• The task:
Provide an exact copy of the lines from the beginning of the records through the line that includes "g(n) = -5g(n-1) - 6n - 6", and of no others.

(Records excerpted from a collection)
# # #
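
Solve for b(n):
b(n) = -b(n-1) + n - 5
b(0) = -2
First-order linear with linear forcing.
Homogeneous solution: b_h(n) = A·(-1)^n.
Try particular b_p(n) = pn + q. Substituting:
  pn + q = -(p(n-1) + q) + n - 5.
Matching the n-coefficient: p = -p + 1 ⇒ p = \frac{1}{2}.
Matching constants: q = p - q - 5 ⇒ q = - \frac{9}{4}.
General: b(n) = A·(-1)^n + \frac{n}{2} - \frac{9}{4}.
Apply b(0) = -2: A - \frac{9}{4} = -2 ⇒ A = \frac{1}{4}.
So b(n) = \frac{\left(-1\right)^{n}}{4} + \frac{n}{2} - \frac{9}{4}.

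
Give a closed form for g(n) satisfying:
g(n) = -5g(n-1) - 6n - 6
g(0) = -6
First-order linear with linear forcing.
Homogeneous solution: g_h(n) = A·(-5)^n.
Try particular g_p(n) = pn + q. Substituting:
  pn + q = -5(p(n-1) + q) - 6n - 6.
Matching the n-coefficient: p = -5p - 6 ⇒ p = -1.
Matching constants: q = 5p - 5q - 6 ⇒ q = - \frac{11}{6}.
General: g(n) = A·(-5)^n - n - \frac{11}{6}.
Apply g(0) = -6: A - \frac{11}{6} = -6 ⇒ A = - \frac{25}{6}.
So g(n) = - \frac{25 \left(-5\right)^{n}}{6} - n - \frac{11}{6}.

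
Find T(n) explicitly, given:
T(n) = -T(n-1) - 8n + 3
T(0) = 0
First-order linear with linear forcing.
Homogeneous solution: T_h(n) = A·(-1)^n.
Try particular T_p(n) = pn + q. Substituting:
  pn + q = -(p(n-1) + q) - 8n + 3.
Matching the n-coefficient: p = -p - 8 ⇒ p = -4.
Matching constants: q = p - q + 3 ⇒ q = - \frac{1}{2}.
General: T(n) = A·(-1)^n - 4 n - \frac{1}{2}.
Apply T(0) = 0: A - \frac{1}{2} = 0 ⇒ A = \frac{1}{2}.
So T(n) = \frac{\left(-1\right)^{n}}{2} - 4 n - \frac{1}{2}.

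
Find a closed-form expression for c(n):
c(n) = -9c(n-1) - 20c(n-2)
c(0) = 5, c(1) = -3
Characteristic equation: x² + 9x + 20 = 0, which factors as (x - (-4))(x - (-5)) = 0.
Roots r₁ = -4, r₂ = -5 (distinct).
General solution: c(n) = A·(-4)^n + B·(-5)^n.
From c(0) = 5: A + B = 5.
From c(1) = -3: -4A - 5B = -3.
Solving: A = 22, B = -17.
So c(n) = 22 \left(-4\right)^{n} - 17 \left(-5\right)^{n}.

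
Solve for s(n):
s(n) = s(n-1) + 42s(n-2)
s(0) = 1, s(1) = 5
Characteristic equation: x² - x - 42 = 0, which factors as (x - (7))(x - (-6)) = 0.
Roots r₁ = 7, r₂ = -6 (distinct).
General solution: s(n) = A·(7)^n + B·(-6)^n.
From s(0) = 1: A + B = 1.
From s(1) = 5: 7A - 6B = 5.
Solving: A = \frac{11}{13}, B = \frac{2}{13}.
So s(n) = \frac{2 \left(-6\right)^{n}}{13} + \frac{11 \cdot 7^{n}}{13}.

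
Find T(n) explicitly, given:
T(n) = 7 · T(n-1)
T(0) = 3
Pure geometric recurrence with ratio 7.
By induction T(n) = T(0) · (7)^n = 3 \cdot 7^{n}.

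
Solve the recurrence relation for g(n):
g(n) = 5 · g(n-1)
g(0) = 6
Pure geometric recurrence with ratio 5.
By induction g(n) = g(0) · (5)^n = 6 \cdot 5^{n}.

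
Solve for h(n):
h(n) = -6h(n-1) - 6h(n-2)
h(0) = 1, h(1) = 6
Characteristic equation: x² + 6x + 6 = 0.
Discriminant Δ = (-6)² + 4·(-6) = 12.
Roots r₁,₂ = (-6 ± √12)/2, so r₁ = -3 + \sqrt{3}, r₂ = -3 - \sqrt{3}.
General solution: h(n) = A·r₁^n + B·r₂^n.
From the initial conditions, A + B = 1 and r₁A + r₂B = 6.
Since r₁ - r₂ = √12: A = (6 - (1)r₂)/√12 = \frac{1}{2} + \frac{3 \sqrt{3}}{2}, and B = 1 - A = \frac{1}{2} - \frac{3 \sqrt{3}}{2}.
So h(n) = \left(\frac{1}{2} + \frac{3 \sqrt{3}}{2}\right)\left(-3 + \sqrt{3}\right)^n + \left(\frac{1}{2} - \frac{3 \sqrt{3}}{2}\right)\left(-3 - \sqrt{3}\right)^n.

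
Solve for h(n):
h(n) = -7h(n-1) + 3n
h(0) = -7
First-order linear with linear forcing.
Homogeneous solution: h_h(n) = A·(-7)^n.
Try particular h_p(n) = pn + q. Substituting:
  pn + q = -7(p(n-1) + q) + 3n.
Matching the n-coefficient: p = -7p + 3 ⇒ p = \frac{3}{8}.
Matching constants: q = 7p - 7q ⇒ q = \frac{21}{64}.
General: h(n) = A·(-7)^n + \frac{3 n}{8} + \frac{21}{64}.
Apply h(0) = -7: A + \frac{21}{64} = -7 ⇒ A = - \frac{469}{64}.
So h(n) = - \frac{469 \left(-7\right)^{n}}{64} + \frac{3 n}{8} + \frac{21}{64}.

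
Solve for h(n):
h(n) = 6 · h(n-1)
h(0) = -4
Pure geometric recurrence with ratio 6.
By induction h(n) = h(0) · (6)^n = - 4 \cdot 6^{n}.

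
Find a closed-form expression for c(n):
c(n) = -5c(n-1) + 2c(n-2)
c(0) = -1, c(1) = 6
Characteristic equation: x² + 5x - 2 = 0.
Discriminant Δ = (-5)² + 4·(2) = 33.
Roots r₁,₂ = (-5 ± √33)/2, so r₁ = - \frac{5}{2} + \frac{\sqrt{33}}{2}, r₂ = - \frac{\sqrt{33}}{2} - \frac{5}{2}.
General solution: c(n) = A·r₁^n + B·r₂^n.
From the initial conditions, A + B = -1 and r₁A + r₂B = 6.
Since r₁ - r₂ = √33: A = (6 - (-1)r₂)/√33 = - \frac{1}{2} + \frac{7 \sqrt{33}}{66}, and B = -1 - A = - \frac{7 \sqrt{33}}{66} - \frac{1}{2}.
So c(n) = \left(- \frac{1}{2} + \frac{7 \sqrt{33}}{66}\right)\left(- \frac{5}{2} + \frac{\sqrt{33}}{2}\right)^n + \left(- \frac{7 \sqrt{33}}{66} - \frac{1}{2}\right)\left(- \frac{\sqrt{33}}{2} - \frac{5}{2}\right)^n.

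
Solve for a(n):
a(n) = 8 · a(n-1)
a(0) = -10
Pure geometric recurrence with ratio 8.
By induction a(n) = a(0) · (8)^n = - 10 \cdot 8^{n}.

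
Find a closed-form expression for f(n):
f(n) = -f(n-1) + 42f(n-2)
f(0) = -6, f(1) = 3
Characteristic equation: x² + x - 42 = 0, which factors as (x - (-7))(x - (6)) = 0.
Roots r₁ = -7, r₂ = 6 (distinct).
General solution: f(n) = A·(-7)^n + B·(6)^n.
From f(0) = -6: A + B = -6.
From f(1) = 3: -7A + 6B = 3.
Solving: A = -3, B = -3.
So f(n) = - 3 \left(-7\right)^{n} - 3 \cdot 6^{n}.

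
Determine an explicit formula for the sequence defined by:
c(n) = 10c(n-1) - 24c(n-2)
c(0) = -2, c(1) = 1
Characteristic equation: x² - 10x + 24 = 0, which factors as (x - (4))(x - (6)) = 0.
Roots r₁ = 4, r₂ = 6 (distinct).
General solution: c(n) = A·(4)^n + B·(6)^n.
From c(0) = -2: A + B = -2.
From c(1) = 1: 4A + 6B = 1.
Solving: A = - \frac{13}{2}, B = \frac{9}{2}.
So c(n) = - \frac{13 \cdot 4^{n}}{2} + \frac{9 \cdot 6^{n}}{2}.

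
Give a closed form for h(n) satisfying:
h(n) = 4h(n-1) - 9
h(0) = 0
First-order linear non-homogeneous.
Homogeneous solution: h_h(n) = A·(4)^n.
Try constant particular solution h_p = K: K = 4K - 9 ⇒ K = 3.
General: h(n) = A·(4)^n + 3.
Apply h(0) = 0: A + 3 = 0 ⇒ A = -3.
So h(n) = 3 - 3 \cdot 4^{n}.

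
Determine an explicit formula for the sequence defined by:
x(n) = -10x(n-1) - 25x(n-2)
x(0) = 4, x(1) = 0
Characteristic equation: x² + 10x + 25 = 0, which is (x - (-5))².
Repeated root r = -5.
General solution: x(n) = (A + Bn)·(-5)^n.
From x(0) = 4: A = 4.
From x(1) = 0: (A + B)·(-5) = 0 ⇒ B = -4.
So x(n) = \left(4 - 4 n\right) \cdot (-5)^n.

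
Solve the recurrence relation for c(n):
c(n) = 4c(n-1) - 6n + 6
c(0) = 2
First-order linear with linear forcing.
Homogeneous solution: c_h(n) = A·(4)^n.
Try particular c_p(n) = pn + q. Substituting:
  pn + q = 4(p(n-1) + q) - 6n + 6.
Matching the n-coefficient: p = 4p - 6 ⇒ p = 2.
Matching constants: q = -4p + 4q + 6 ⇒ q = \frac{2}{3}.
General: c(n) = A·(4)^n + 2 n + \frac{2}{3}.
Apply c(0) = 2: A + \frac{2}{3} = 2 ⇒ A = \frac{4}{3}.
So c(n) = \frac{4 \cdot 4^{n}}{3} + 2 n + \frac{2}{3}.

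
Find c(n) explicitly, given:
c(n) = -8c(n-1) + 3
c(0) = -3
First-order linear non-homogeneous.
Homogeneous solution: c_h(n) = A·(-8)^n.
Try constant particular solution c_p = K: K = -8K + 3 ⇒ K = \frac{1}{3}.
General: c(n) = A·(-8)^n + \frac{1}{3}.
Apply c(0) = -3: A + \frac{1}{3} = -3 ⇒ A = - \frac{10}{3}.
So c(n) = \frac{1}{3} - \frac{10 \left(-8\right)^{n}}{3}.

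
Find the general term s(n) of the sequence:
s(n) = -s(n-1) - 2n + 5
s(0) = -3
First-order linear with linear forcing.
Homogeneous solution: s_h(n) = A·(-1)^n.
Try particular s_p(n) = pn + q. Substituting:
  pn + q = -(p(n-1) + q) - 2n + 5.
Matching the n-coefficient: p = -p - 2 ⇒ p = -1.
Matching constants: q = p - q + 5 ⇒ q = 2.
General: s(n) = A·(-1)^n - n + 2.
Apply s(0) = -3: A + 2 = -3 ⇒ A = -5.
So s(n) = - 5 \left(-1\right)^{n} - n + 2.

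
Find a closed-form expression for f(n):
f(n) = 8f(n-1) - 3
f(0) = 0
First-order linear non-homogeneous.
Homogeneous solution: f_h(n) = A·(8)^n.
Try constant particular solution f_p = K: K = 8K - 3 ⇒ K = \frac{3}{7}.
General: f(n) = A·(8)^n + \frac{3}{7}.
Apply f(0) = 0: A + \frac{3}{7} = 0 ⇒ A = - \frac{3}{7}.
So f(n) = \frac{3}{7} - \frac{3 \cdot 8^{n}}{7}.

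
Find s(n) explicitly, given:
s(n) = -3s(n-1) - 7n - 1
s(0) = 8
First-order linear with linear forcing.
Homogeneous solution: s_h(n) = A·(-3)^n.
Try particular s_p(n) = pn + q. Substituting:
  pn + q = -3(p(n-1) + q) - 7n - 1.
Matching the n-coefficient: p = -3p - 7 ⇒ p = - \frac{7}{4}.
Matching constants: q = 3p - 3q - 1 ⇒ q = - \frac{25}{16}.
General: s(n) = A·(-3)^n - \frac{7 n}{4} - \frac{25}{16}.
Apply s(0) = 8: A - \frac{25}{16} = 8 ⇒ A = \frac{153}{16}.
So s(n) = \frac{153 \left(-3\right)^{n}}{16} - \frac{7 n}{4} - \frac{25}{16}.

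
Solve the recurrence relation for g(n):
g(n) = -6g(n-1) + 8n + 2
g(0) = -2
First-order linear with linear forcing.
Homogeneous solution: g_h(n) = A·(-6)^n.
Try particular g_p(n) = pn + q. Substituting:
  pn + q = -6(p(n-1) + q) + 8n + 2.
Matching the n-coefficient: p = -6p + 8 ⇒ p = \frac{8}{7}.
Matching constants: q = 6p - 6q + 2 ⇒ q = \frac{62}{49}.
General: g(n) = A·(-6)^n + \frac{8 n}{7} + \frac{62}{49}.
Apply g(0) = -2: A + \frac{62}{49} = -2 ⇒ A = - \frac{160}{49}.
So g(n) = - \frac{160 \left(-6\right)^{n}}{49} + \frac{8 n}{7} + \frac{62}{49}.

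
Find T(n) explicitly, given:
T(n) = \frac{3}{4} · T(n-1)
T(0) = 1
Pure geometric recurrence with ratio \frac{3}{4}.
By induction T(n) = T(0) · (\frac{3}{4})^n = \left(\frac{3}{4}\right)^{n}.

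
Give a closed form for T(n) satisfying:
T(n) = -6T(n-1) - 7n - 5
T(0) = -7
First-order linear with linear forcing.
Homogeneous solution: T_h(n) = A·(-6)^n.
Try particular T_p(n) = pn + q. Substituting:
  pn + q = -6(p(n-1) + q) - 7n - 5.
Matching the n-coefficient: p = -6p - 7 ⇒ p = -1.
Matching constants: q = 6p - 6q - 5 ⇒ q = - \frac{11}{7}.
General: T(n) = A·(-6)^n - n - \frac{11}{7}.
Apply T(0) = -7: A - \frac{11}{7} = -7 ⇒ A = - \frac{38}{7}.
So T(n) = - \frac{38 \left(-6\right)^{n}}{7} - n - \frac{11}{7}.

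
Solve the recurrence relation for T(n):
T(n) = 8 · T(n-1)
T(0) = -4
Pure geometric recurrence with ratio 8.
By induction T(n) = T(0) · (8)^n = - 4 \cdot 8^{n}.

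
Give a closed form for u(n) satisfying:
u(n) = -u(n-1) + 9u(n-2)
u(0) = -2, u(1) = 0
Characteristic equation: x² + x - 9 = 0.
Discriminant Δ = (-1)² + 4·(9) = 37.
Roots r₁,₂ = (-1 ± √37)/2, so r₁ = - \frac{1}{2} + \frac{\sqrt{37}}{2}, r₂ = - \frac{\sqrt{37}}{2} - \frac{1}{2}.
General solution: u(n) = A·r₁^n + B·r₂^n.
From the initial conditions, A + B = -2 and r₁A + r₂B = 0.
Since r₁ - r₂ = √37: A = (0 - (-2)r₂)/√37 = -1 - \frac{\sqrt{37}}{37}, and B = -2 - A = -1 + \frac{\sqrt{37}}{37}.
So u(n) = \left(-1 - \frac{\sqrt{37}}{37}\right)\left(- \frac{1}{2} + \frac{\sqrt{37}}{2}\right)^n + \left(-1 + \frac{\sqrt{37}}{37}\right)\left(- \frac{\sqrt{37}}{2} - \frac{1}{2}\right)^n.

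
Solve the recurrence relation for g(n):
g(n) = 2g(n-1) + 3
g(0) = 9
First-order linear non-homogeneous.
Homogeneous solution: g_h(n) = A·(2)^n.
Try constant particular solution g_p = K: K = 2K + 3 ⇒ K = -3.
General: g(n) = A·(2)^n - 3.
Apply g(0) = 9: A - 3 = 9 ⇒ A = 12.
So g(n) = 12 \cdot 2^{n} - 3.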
# # #
• Result:
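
Solve for b(n):
b(n) = -b(n-1) + n - 5
b(0) = -2
First-order linear with linear forcing.
Homogeneous solution: b_h(n) = A·(-1)^n.
Try particular b_p(n) = pn + q. Substituting:
  pn + q = -(p(n-1) + q) + n - 5.
Matching the n-coefficient: p = -p + 1 ⇒ p = \frac{1}{2}.
Matching constants: q = p - q - 5 ⇒ q = - \frac{9}{4}.
General: b(n) = A·(-1)^n + \frac{n}{2} - \frac{9}{4}.
Apply b(0) = -2: A - \frac{9}{4} = -2 ⇒ A = \frac{1}{4}.
So b(n) = \frac{\left(-1\right)^{n}}{4} + \frac{n}{2} - \frac{9}{4}.

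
Give a closed form for g(n) satisfying:
g(n) = -5g(n-1) - 6n - 6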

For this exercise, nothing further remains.